Segment Start: DATA TO USE

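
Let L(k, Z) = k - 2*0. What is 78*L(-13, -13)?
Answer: -1014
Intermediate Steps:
L(k, Z) = k (L(k, Z) = k + 0 = k)
78*L(-13, -13) = 78*(-13) = -1014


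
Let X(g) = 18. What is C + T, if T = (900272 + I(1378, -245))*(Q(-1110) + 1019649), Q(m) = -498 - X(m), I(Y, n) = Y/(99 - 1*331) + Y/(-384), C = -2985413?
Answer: 1702850690536445/1856 ≈ 9.1748e+11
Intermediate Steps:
I(Y, n) = -77*Y/11136 (I(Y, n) = Y/(99 - 331) + Y*(-1/384) = Y/(-232) - Y/384 = Y*(-1/232) - Y/384 = -Y/232 - Y/384 = -77*Y/11136)
Q(m) = -516 (Q(m) = -498 - 1*18 = -498 - 18 = -516)
T = 1702856231462973/1856 (T = (900272 - 77/11136*1378)*(-516 + 1019649) = (900272 - 53053/5568)*1019133 = (5012661443/5568)*1019133 = 1702856231462973/1856 ≈ 9.1749e+11)
C + T = -2985413 + 1702856231462973/1856 = 1702850690536445/1856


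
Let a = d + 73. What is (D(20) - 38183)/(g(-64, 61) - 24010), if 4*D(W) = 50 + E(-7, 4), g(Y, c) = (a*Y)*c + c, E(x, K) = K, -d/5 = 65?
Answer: -76339/1919718 ≈ -0.039766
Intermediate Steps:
d = -325 (d = -5*65 = -325)
a = -252 (a = -325 + 73 = -252)
g(Y, c) = c - 252*Y*c (g(Y, c) = (-252*Y)*c + c = -252*Y*c + c = c - 252*Y*c)
D(W) = 27/2 (D(W) = (50 + 4)/4 = (¼)*54 = 27/2)
(D(20) - 38183)/(g(-64, 61) - 24010) = (27/2 - 38183)/(61*(1 - 252*(-64)) - 24010) = -76339/(2*(61*(1 + 16128) - 24010)) = -76339/(2*(61*16129 - 24010)) = -76339/(2*(983869 - 24010)) = -76339/2/959859 = -76339/2*1/959859 = -76339/1919718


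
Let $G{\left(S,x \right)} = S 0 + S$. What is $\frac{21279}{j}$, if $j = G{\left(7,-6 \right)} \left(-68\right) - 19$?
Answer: $- \frac{7093}{165} \approx -42.988$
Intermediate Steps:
$G{\left(S,x \right)} = S$ ($G{\left(S,x \right)} = 0 + S = S$)
$j = -495$ ($j = 7 \left(-68\right) - 19 = -476 - 19 = -495$)
$\frac{21279}{j} = \frac{21279}{-495} = 21279 \left(- \frac{1}{495}\right) = - \frac{7093}{165}$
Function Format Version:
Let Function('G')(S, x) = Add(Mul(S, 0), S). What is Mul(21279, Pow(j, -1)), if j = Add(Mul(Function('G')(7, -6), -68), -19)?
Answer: Rational(-7093, 165) ≈ -42.988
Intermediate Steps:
Function('G')(S, x) = S (Function('G')(S, x) = Add(0, S) = S)
j = -495 (j = Add(Mul(7, -68), -19) = Add(-476, -19) = -495)
Mul(21279, Pow(j, -1)) = Mul(21279, Pow(-495, -1)) = Mul(21279, Rational(-1, 495)) = Rational(-7093, 165)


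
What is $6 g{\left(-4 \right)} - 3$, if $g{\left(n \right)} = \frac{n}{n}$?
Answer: $3$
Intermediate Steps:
$g{\left(n \right)} = 1$
$6 g{\left(-4 \right)} - 3 = 6 \cdot 1 - 3 = 6 - 3 = 3$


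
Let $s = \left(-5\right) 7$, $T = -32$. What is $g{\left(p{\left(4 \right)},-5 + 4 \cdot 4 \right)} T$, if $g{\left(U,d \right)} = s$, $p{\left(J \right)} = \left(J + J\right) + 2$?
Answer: $1120$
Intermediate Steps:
$p{\left(J \right)} = 2 + 2 J$ ($p{\left(J \right)} = 2 J + 2 = 2 + 2 J$)
$s = -35$
$g{\left(U,d \right)} = -35$
$g{\left(p{\left(4 \right)},-5 + 4 \cdot 4 \right)} T = \left(-35\right) \left(-32\right) = 1120$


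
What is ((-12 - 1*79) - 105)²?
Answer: 38416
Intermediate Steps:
((-12 - 1*79) - 105)² = ((-12 - 79) - 105)² = (-91 - 105)² = (-196)² = 38416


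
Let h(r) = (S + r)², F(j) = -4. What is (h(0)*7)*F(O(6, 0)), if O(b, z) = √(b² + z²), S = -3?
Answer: -252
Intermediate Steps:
h(r) = (-3 + r)²
(h(0)*7)*F(O(6, 0)) = ((-3 + 0)²*7)*(-4) = ((-3)²*7)*(-4) = (9*7)*(-4) = 63*(-4) = -252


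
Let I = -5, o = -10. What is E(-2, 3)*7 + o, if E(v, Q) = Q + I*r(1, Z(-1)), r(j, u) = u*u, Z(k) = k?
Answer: -24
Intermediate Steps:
r(j, u) = u²
E(v, Q) = -5 + Q (E(v, Q) = Q - 5*(-1)² = Q - 5*1 = Q - 5 = -5 + Q)
E(-2, 3)*7 + o = (-5 + 3)*7 - 10 = -2*7 - 10 = -14 - 10 = -24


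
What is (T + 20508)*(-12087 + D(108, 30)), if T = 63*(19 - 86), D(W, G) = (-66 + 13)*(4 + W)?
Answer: -293540601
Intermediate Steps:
D(W, G) = -212 - 53*W (D(W, G) = -53*(4 + W) = -212 - 53*W)
T = -4221 (T = 63*(-67) = -4221)
(T + 20508)*(-12087 + D(108, 30)) = (-4221 + 20508)*(-12087 + (-212 - 53*108)) = 16287*(-12087 + (-212 - 5724)) = 16287*(-12087 - 5936) = 16287*(-18023) = -293540601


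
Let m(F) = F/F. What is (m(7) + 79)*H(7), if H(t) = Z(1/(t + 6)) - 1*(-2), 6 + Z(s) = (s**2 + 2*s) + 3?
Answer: -11360/169 ≈ -67.219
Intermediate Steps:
Z(s) = -3 + s**2 + 2*s (Z(s) = -6 + ((s**2 + 2*s) + 3) = -6 + (3 + s**2 + 2*s) = -3 + s**2 + 2*s)
m(F) = 1
H(t) = -1 + (6 + t)**(-2) + 2/(6 + t) (H(t) = (-3 + (1/(t + 6))**2 + 2/(t + 6)) - 1*(-2) = (-3 + (1/(6 + t))**2 + 2/(6 + t)) + 2 = (-3 + (6 + t)**(-2) + 2/(6 + t)) + 2 = -1 + (6 + t)**(-2) + 2/(6 + t))
(m(7) + 79)*H(7) = (1 + 79)*((-23 - 1*7**2 - 10*7)/(36 + 7**2 + 12*7)) = 80*((-23 - 1*49 - 70)/(36 + 49 + 84)) = 80*((-23 - 49 - 70)/169) = 80*((1/169)*(-142)) = 80*(-142/169) = -11360/169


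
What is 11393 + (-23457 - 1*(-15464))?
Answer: 3400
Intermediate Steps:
11393 + (-23457 - 1*(-15464)) = 11393 + (-23457 + 15464) = 11393 - 7993 = 3400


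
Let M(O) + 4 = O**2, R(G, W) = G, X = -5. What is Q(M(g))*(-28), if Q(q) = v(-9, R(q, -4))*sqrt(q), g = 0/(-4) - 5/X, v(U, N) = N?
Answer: 84*I*sqrt(3) ≈ 145.49*I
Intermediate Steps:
g = 1 (g = 0/(-4) - 5/(-5) = 0*(-1/4) - 5*(-1/5) = 0 + 1 = 1)
M(O) = -4 + O**2
Q(q) = q**(3/2) (Q(q) = q*sqrt(q) = q**(3/2))
Q(M(g))*(-28) = (-4 + 1**2)**(3/2)*(-28) = (-4 + 1)**(3/2)*(-28) = (-3)**(3/2)*(-28) = -3*I*sqrt(3)*(-28) = 84*I*sqrt(3)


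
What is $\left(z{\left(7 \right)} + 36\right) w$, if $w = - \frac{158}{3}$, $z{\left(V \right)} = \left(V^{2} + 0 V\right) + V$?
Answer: $- \frac{14536}{3} \approx -4845.3$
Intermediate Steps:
$z{\left(V \right)} = V + V^{2}$ ($z{\left(V \right)} = \left(V^{2} + 0\right) + V = V^{2} + V = V + V^{2}$)
$w = - \frac{158}{3}$ ($w = \left(-158\right) \frac{1}{3} = - \frac{158}{3} \approx -52.667$)
$\left(z{\left(7 \right)} + 36\right) w = \left(7 \left(1 + 7\right) + 36\right) \left(- \frac{158}{3}\right) = \left(7 \cdot 8 + 36\right) \left(- \frac{158}{3}\right) = \left(56 + 36\right) \left(- \frac{158}{3}\right) = 92 \left(- \frac{158}{3}\right) = - \frac{14536}{3}$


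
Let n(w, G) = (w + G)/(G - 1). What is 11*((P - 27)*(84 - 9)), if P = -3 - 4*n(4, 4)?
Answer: -33550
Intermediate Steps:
n(w, G) = (G + w)/(-1 + G)
P = -41/3 (P = -3 - 4*(4 + 4)/(-1 + 4) = -3 - 4*8/3 = -3 - 32/3 = -41/3 ≈ -13.667)
11*((P - 27)*(84 - 9)) = 11*((-41/3 - 27)*(84 - 9)) = 11*(-122/3*75) = 11*(-3050) = -33550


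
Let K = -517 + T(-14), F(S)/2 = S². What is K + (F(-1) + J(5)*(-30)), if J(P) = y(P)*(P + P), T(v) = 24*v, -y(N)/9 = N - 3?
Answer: 4549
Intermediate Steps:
y(N) = 27 - 9*N (y(N) = -9*(N - 3) = -9*(-3 + N) = 27 - 9*N)
F(S) = 2*S²
J(P) = 2*P*(27 - 9*P) (J(P) = (27 - 9*P)*(P + P) = (27 - 9*P)*(2*P) = 2*P*(27 - 9*P))
K = -853 (K = -517 + 24*(-14) = -517 - 336 = -853)
K + (F(-1) + J(5)*(-30)) = -853 + (2*(-1)² + (18*5*(3 - 1*5))*(-30)) = -853 + (2*1 + (18*5*(3 - 5))*(-30)) = -853 + (2 + (18*5*(-2))*(-30)) = -853 + (2 - 180*(-30)) = -853 + (2 + 5400) = -853 + 5402 = 4549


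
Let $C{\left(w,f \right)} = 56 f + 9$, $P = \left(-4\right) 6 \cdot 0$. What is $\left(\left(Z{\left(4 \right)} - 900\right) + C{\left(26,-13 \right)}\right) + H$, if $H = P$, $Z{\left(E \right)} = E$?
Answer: $-1615$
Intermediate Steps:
$P = 0$ ($P = \left(-24\right) 0 = 0$)
$H = 0$
$C{\left(w,f \right)} = 9 + 56 f$
$\left(\left(Z{\left(4 \right)} - 900\right) + C{\left(26,-13 \right)}\right) + H = \left(\left(4 - 900\right) + \left(9 + 56 \left(-13\right)\right)\right) + 0 = \left(\left(4 - 900\right) + \left(9 - 728\right)\right) + 0 = \left(-896 - 719\right) + 0 = -1615 + 0 = -1615$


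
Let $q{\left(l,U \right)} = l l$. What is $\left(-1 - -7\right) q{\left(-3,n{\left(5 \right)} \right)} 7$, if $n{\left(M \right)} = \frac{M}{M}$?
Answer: $378$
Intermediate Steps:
$n{\left(M \right)} = 1$
$q{\left(l,U \right)} = l^{2}$
$\left(-1 - -7\right) q{\left(-3,n{\left(5 \right)} \right)} 7 = \left(-1 - -7\right) \left(-3\right)^{2} \cdot 7 = \left(-1 + 7\right) 9 \cdot 7 = 6 \cdot 9 \cdot 7 = 54 \cdot 7 = 378$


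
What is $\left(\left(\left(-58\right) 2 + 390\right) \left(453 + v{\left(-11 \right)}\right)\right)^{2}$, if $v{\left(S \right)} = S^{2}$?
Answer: $24735740176$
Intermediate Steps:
$\left(\left(\left(-58\right) 2 + 390\right) \left(453 + v{\left(-11 \right)}\right)\right)^{2} = \left(\left(\left(-58\right) 2 + 390\right) \left(453 + \left(-11\right)^{2}\right)\right)^{2} = \left(\left(-116 + 390\right) \left(453 + 121\right)\right)^{2} = \left(274 \cdot 574\right)^{2} = 157276^{2} = 24735740176$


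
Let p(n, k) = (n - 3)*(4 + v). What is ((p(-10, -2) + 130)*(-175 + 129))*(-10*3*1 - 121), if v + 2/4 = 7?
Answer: -45149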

Segment End: DATA TO USE

> [WHAT THE TASK REQUIRES]:
Would you copy exactly the lines from the one that contains "6 \cdot 0$." through the final line of the records above, including both?

> [SOLVED PROBLEM]:
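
Let $C{\left(w,f \right)} = 56 f + 9$, $P = \left(-4\right) 6 \cdot 0$. What is $\left(\left(Z{\left(4 \right)} - 900\right) + C{\left(26,-13 \right)}\right) + H$, if $H = P$, $Z{\left(E \right)} = E$?
Answer: $-1615$
Intermediate Steps:
$P = 0$ ($P = \left(-24\right) 0 = 0$)
$H = 0$
$C{\left(w,f \right)} = 9 + 56 f$
$\left(\left(Z{\left(4 \right)} - 900\right) + C{\left(26,-13 \right)}\right) + H = \left(\left(4 - 900\right) + \left(9 + 56 \left(-13\right)\right)\right) + 0 = \left(\left(4 - 900\right) + \left(9 - 728\right)\right) + 0 = \left(-896 - 719\right) + 0 = -1615 + 0 = -1615$


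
Let $q{\left(l,U \right)} = l l$. What is $\left(-1 - -7\right) q{\left(-3,n{\left(5 \right)} \right)} 7$, if $n{\left(M \right)} = \frac{M}{M}$?
Answer: $378$
Intermediate Steps:
$n{\left(M \right)} = 1$
$q{\left(l,U \right)} = l^{2}$
$\left(-1 - -7\right) q{\left(-3,n{\left(5 \right)} \right)} 7 = \left(-1 - -7\right) \left(-3\right)^{2} \cdot 7 = \left(-1 + 7\right) 9 \cdot 7 = 6 \cdot 9 \cdot 7 = 54 \cdot 7 = 378$


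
What is $\left(\left(\left(-58\right) 2 + 390\right) \left(453 + v{\left(-11 \right)}\right)\right)^{2}$, if $v{\left(S \right)} = S^{2}$?
Answer: $24735740176$
Intermediate Steps:
$\left(\left(\left(-58\right) 2 + 390\right) \left(453 + v{\left(-11 \right)}\right)\right)^{2} = \left(\left(\left(-58\right) 2 + 390\right) \left(453 + \left(-11\right)^{2}\right)\right)^{2} = \left(\left(-116 + 390\right) \left(453 + 121\right)\right)^{2} = \left(274 \cdot 574\right)^{2} = 157276^{2} = 24735740176$


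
Let p(n, k) = (n - 3)*(4 + v). What is ((p(-10, -2) + 130)*(-175 + 129))*(-10*3*1 - 121), if v + 2/4 = 7?
Answer: -45149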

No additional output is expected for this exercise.